Data in this exercise:
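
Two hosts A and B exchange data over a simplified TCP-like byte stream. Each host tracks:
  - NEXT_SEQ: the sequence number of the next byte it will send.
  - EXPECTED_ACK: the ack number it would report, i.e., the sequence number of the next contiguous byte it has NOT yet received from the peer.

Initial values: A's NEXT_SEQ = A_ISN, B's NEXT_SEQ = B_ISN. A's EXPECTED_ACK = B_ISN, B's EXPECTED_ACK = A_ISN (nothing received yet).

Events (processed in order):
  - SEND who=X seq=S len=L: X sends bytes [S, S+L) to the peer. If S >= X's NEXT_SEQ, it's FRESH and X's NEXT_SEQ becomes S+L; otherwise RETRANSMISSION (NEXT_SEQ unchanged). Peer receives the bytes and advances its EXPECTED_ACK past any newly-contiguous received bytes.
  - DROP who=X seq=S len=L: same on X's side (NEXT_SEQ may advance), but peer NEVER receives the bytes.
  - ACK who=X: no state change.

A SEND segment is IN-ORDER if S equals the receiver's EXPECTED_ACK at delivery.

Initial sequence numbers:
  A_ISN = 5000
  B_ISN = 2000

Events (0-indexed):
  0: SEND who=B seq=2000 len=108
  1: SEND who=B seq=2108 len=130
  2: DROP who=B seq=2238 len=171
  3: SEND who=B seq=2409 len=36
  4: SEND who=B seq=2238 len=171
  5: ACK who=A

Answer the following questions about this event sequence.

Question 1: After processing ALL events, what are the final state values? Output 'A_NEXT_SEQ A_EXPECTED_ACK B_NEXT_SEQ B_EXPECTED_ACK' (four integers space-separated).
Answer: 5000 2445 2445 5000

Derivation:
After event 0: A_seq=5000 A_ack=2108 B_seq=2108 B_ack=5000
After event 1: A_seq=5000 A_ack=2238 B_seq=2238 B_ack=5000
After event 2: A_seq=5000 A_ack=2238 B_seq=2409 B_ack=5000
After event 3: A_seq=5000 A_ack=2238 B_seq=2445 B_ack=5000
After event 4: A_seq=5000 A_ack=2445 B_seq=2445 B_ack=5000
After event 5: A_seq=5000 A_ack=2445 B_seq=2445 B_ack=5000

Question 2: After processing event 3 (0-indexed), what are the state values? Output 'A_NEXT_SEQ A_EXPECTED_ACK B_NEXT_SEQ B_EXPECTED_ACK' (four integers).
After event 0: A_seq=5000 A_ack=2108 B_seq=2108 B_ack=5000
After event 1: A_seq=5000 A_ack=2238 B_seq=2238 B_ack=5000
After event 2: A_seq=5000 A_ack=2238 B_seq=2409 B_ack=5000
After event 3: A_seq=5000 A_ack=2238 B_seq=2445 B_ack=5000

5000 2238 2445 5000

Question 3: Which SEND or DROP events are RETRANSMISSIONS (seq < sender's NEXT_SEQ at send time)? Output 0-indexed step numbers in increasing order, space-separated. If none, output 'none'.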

Work request: The response should contain only a verbatim copy of the lines from the line with "A_ISN = 5000" to the final line of the records.

Answer area:
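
  A_ISN = 5000
  B_ISN = 2000

Events (0-indexed):
  0: SEND who=B seq=2000 len=108
  1: SEND who=B seq=2108 len=130
  2: DROP who=B seq=2238 len=171
  3: SEND who=B seq=2409 len=36
  4: SEND who=B seq=2238 len=171
  5: ACK who=A

Answer the following questions about this event sequence.

Question 1: After processing ALL events, what are the final state values? Output 'A_NEXT_SEQ A_EXPECTED_ACK B_NEXT_SEQ B_EXPECTED_ACK' (four integers space-separated).
Answer: 5000 2445 2445 5000

Derivation:
After event 0: A_seq=5000 A_ack=2108 B_seq=2108 B_ack=5000
After event 1: A_seq=5000 A_ack=2238 B_seq=2238 B_ack=5000
After event 2: A_seq=5000 A_ack=2238 B_seq=2409 B_ack=5000
After event 3: A_seq=5000 A_ack=2238 B_seq=2445 B_ack=5000
After event 4: A_seq=5000 A_ack=2445 B_seq=2445 B_ack=5000
After event 5: A_seq=5000 A_ack=2445 B_seq=2445 B_ack=5000

Question 2: After processing event 3 (0-indexed), what are the state values? Output 'A_NEXT_SEQ A_EXPECTED_ACK B_NEXT_SEQ B_EXPECTED_ACK' (four integers).
After event 0: A_seq=5000 A_ack=2108 B_seq=2108 B_ack=5000
After event 1: A_seq=5000 A_ack=2238 B_seq=2238 B_ack=5000
After event 2: A_seq=5000 A_ack=2238 B_seq=2409 B_ack=5000
After event 3: A_seq=5000 A_ack=2238 B_seq=2445 B_ack=5000

5000 2238 2445 5000

Question 3: Which SEND or DROP events are RETRANSMISSIONS (seq < sender's NEXT_SEQ at send time)? Output 0-indexed step numbers in increasing order, space-separated. If none, output 'none'.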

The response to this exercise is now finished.